→ WORK REQUIRED
Match the word "plays". Return each line of the data below where it appears.

Collected data
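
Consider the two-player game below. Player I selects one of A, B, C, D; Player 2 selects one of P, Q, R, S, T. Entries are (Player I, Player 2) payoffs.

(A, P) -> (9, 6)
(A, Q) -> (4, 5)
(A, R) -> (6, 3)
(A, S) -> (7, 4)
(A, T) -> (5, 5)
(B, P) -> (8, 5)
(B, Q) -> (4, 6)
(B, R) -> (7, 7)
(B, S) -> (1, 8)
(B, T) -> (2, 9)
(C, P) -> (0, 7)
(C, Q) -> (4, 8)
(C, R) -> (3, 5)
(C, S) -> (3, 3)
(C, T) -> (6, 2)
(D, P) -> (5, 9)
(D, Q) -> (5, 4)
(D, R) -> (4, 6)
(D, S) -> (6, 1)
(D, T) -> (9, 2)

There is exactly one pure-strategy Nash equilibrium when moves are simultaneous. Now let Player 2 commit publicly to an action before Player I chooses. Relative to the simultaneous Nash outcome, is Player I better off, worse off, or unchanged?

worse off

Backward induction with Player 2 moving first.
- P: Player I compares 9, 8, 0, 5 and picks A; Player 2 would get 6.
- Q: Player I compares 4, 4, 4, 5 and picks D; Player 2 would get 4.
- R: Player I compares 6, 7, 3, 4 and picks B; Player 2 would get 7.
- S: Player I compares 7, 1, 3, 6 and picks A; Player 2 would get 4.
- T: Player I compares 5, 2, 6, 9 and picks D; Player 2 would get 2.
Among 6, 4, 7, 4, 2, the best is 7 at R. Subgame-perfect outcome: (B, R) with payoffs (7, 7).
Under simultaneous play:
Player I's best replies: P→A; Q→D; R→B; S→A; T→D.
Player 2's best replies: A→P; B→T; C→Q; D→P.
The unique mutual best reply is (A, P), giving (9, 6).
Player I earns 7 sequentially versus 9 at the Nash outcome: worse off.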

---

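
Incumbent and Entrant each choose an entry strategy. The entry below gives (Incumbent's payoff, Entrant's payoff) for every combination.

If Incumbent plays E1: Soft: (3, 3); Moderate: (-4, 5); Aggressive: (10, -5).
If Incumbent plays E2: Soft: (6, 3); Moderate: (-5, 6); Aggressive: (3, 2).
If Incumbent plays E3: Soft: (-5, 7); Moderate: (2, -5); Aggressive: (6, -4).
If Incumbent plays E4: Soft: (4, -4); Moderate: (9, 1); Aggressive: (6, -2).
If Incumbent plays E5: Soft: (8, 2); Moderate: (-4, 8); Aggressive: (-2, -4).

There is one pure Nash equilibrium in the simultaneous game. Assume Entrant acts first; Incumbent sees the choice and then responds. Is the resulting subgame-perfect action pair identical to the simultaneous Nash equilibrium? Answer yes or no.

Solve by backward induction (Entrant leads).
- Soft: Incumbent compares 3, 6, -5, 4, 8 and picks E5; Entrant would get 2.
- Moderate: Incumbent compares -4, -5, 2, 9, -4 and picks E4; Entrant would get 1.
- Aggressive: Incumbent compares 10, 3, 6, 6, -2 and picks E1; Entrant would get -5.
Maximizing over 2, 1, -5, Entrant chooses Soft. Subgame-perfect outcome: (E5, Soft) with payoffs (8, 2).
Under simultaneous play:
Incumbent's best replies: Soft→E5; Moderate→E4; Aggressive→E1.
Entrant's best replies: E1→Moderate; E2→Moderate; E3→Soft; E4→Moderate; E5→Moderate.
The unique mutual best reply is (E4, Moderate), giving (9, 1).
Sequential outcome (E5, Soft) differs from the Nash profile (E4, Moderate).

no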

→ WRITTEN RESPONSE
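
If Incumbent plays E1: Soft: (3, 3); Moderate: (-4, 5); Aggressive: (10, -5).
If Incumbent plays E2: Soft: (6, 3); Moderate: (-5, 6); Aggressive: (3, 2).
If Incumbent plays E3: Soft: (-5, 7); Moderate: (2, -5); Aggressive: (6, -4).
If Incumbent plays E4: Soft: (4, -4); Moderate: (9, 1); Aggressive: (6, -2).
If Incumbent plays E5: Soft: (8, 2); Moderate: (-4, 8); Aggressive: (-2, -4).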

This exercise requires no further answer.